[Stored items]

>>>

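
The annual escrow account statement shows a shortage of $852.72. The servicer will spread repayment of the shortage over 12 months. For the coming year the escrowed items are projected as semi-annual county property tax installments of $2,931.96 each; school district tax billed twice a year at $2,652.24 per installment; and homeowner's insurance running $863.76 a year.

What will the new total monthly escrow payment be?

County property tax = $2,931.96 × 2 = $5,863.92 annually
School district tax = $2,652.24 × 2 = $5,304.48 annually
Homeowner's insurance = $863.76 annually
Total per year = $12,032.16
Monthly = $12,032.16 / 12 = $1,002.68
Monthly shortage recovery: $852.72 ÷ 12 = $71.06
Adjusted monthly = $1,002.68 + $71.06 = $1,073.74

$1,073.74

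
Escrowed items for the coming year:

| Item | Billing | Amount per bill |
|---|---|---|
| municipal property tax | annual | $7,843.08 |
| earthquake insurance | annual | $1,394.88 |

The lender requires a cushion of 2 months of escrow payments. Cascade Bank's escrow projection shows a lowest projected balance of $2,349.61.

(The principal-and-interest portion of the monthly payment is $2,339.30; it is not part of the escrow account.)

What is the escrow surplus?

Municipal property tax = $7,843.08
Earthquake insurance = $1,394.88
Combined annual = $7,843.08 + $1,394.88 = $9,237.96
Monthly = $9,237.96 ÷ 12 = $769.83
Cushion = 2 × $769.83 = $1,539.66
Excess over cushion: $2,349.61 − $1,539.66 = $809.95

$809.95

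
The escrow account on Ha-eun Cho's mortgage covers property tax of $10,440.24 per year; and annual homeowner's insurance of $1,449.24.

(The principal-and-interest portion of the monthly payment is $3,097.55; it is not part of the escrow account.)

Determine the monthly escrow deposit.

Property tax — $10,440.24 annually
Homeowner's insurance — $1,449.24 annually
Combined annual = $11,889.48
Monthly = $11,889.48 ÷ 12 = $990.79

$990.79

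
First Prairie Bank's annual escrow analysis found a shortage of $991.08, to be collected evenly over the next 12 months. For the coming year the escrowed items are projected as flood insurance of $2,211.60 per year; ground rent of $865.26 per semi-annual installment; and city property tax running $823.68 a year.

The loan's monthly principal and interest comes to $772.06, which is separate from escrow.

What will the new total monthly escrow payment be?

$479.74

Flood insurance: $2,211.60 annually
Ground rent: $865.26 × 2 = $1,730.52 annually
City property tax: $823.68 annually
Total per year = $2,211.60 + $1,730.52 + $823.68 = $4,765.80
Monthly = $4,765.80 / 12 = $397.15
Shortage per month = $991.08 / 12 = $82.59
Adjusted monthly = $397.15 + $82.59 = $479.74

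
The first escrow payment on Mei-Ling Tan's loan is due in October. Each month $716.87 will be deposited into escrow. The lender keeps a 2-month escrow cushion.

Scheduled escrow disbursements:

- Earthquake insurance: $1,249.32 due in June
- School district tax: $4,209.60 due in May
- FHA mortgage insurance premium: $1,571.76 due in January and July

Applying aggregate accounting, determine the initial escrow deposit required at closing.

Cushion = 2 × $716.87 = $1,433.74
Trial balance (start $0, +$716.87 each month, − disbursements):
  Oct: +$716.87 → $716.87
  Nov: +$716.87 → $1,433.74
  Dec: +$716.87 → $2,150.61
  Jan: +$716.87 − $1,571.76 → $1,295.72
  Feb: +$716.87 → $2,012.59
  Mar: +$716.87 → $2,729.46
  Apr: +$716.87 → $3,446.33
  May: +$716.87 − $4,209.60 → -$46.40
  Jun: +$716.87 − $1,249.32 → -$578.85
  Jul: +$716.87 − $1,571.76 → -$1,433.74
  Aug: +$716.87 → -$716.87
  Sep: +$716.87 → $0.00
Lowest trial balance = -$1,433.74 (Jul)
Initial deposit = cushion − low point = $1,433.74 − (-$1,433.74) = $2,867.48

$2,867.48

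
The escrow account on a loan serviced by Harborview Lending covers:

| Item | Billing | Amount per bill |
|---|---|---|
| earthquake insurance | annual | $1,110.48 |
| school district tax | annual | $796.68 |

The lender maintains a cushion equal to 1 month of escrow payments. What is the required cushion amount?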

<<<

Assignment =
Among the entries above, find the line with "The first escrow" and the line with "- School district tax: $4,209.60 due in May"; give again exactly these two lines and all lines between them.

Exercise answer =
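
The first escrow payment on Mei-Ling Tan's loan is due in October. Each month $716.87 will be deposited into escrow. The lender keeps a 2-month escrow cushion.

Scheduled escrow disbursements:

- Earthquake insurance: $1,249.32 due in June
- School district tax: $4,209.60 due in May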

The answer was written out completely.